> _TASK DIRECTIONS_:
Below are several records. Retype exactly those lines running from the one with "it is orange?" through the one with "There are 2", end lines included, and no others.

[Recorded data]

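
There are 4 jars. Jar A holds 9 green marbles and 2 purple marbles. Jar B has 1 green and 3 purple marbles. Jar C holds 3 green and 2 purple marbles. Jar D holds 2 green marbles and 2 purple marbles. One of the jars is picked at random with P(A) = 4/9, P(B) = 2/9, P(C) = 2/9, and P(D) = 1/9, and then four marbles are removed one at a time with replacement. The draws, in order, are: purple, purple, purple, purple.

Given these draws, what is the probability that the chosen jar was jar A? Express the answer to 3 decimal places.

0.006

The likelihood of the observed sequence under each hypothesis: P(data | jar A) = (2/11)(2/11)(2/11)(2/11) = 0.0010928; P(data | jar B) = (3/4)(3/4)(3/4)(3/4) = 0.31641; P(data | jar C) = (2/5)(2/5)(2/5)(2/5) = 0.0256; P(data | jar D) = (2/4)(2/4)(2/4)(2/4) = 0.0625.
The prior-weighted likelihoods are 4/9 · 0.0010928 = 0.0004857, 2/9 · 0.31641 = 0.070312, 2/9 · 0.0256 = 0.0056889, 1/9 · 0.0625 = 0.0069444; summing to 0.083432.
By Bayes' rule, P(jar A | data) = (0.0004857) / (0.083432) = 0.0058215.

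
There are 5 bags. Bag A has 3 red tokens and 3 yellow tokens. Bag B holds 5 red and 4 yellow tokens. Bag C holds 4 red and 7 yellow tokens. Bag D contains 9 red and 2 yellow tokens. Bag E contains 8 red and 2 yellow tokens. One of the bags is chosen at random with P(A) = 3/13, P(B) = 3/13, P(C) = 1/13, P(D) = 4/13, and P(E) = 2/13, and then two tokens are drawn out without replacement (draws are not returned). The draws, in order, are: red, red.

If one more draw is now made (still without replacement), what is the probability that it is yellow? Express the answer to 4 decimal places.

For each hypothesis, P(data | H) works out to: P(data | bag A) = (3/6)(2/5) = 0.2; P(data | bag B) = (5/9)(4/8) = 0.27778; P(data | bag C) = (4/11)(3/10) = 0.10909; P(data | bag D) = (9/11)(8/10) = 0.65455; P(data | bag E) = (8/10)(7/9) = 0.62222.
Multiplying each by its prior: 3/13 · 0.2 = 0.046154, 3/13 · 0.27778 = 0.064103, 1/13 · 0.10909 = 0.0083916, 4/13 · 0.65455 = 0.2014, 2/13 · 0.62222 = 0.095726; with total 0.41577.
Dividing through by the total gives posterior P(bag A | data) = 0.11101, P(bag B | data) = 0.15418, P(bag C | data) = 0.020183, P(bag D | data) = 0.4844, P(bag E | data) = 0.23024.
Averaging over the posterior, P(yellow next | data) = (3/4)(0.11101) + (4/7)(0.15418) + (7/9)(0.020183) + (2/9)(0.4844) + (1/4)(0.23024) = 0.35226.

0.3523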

---

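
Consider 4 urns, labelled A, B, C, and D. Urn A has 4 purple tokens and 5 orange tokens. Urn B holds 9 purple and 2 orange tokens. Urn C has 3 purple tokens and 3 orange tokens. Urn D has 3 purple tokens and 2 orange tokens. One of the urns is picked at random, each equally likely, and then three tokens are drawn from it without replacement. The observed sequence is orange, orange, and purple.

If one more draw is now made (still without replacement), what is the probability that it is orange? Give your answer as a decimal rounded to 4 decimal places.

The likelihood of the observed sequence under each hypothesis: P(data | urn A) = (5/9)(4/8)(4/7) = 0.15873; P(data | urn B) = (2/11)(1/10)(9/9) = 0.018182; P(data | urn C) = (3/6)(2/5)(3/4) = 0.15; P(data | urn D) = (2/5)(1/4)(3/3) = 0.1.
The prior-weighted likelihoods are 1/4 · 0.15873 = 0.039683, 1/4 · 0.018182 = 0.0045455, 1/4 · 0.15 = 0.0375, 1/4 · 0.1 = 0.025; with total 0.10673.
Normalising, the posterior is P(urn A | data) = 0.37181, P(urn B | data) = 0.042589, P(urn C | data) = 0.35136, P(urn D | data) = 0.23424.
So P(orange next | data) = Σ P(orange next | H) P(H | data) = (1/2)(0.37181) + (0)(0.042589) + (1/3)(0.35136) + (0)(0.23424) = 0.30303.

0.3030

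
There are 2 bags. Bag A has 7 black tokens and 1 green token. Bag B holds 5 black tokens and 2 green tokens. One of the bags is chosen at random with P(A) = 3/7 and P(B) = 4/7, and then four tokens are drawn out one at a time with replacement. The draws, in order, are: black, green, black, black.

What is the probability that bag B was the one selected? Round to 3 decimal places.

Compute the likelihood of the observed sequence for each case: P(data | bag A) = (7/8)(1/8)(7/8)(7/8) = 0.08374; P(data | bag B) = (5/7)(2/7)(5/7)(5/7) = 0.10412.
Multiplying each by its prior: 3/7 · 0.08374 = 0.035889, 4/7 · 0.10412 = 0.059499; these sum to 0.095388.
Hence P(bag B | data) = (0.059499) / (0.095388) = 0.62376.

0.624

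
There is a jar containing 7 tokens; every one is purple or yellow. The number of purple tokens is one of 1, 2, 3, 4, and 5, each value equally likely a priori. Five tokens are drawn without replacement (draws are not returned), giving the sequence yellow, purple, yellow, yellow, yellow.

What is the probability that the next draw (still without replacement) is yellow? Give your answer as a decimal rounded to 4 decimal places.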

> _EXERCISE RESULT_:
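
If one more draw is now made (still without replacement), what is the probability that it is orange? Give your answer as a decimal rounded to 4 decimal places.

The likelihood of the observed sequence under each hypothesis: P(data | urn A) = (5/9)(4/8)(4/7) = 0.15873; P(data | urn B) = (2/11)(1/10)(9/9) = 0.018182; P(data | urn C) = (3/6)(2/5)(3/4) = 0.15; P(data | urn D) = (2/5)(1/4)(3/3) = 0.1.
The prior-weighted likelihoods are 1/4 · 0.15873 = 0.039683, 1/4 · 0.018182 = 0.0045455, 1/4 · 0.15 = 0.0375, 1/4 · 0.1 = 0.025; with total 0.10673.
Normalising, the posterior is P(urn A | data) = 0.37181, P(urn B | data) = 0.042589, P(urn C | data) = 0.35136, P(urn D | data) = 0.23424.
So P(orange next | data) = Σ P(orange next | H) P(H | data) = (1/2)(0.37181) + (0)(0.042589) + (1/3)(0.35136) + (0)(0.23424) = 0.30303.

0.3030

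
There are 2 bags. Bag A has 7 black tokens and 1 green token. Bag B holds 5 black tokens and 2 green tokens. One of the bags is chosen at random with P(A) = 3/7 and P(B) = 4/7, and then four tokens are drawn out one at a time with replacement. The draws, in order, are: black, green, black, black.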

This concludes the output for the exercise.